Assignment
Find the word "yeast" in the listing, and copy out each line where it turns up.

━━━━━━━━━━━━━━━━

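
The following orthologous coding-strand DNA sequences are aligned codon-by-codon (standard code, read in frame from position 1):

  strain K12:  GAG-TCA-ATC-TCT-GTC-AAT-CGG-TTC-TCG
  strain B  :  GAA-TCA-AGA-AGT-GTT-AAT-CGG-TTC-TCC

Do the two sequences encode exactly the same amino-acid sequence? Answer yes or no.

Codon 1: GAG Glu / GAA Glu — synonymous.
Codon 2: TCA Ser / TCA Ser — identical.
Codon 3: ATC Ile / AGA Arg — nonsynonymous.
Codon 4: TCT Ser / AGT Ser — synonymous.
Codon 5: GTC Val / GTT Val — synonymous.
Codon 6: AAT Asn / AAT Asn — identical.
Codon 7: CGG Arg / CGG Arg — identical.
Codon 8: TTC Phe / TTC Phe — identical.
Codon 9: TCG Ser / TCC Ser — synonymous.
Nonsynonymous differences: 1 → different protein.

no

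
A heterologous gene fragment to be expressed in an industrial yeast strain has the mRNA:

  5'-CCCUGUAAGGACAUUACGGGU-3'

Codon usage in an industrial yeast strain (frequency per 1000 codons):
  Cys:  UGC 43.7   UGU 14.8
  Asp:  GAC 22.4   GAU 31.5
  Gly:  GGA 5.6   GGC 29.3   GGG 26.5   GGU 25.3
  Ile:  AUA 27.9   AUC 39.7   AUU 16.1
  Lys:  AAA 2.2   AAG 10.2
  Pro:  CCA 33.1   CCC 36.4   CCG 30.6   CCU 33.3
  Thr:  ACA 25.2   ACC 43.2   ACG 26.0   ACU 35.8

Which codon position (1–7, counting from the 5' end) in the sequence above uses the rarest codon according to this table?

Codon 1 CCC (Pro): 36.4 per 1000.
Codon 2 UGU (Cys): 14.8 per 1000.
Codon 3 AAG (Lys): 10.2 per 1000.
Codon 4 GAC (Asp): 22.4 per 1000.
Codon 5 AUU (Ile): 16.1 per 1000.
Codon 6 ACG (Thr): 26.0 per 1000.
Codon 7 GGU (Gly): 25.3 per 1000.
Lowest frequency is 10.2 at codon 3.

3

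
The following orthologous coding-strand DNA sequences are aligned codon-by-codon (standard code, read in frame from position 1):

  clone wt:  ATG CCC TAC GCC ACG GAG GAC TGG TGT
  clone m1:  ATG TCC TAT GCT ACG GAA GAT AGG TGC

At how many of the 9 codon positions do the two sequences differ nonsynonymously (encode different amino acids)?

2

Codon 1: ATG Met / ATG Met — identical.
Codon 2: CCC Pro / TCC Ser — nonsynonymous.
Codon 3: TAC Tyr / TAT Tyr — synonymous.
Codon 4: GCC Ala / GCT Ala — synonymous.
Codon 5: ACG Thr / ACG Thr — identical.
Codon 6: GAG Glu / GAA Glu — synonymous.
Codon 7: GAC Asp / GAT Asp — synonymous.
Codon 8: TGG Trp / AGG Arg — nonsynonymous.
Codon 9: TGT Cys / TGC Cys — synonymous.
Nonsynonymous differences: 2.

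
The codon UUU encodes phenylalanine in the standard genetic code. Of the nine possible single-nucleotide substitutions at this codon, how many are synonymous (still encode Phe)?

Position 1: none → 0 synonymous.
Position 2: none → 0 synonymous.
Position 3: UUC → 1 synonymous.
Total: 0 + 0 + 1 = 1.

1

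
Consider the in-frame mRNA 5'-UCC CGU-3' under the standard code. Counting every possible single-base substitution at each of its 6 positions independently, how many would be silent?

Codon 1 (UCC, Ser): 3 synonymous substitutions.
Codon 2 (CGU, Arg): 3 synonymous substitutions.
Total: 3 + 3 = 6.

6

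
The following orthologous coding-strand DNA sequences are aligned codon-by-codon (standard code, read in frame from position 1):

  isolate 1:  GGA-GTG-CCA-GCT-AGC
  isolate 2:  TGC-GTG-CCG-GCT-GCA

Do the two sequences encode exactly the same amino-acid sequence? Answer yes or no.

Codon 1: GGA Gly / TGC Cys — nonsynonymous.
Codon 2: GTG Val / GTG Val — identical.
Codon 3: CCA Pro / CCG Pro — synonymous.
Codon 4: GCT Ala / GCT Ala — identical.
Codon 5: AGC Ser / GCA Ala — nonsynonymous.
Nonsynonymous differences: 2 → different protein.

no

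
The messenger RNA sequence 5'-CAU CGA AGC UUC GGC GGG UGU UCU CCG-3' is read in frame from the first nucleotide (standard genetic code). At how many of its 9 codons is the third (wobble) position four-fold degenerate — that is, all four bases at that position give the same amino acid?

Codon 1 CAU (His): third position 2-fold.
Codon 2 CGA (Arg): third position 4-fold.
Codon 3 AGC (Ser): third position 2-fold.
Codon 4 UUC (Phe): third position 2-fold.
Codon 5 GGC (Gly): third position 4-fold.
Codon 6 GGG (Gly): third position 4-fold.
Codon 7 UGU (Cys): third position 2-fold.
Codon 8 UCU (Ser): third position 4-fold.
Codon 9 CCG (Pro): third position 4-fold.
Four-fold degenerate third positions: 5.

5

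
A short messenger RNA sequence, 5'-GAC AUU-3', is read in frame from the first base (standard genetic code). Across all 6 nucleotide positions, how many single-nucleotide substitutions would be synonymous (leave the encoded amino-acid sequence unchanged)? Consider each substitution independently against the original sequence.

3

Codon 1 (GAC, Asp): 1 synonymous substitution.
Codon 2 (AUU, Ile): 2 synonymous substitutions.
Total: 1 + 2 = 3.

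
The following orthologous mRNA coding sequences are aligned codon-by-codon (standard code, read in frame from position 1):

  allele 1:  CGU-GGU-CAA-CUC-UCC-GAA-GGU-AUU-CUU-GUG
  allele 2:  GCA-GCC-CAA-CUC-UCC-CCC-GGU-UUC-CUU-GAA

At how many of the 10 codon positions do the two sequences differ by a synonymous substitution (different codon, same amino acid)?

0

Codon 1: CGU Arg / GCA Ala — nonsynonymous.
Codon 2: GGU Gly / GCC Ala — nonsynonymous.
Codon 3: CAA Gln / CAA Gln — identical.
Codon 4: CUC Leu / CUC Leu — identical.
Codon 5: UCC Ser / UCC Ser — identical.
Codon 6: GAA Glu / CCC Pro — nonsynonymous.
Codon 7: GGU Gly / GGU Gly — identical.
Codon 8: AUU Ile / UUC Phe — nonsynonymous.
Codon 9: CUU Leu / CUU Leu — identical.
Codon 10: GUG Val / GAA Glu — nonsynonymous.
Synonymous differences: 0.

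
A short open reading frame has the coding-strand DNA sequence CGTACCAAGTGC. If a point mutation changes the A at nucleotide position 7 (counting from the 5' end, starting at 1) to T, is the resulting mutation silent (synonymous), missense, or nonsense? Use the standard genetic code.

nonsense

Position 7 falls in codon 3: AAG → Lys.
After the substitution the codon is TAG → Stop.
The new codon is a stop codon, so this is a nonsense mutation.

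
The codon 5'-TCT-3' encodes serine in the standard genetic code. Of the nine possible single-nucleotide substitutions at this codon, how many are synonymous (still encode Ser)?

Position 1: none → 0 synonymous.
Position 2: none → 0 synonymous.
Position 3: TCC, TCA, TCG → 3 synonymous.
Total: 0 + 0 + 3 = 3.

3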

━━━━━━━━━━━━━━━━

Task answer
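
A heterologous gene fragment to be expressed in an industrial yeast strain has the mRNA:
Codon usage in an industrial yeast strain (frequency per 1000 codons):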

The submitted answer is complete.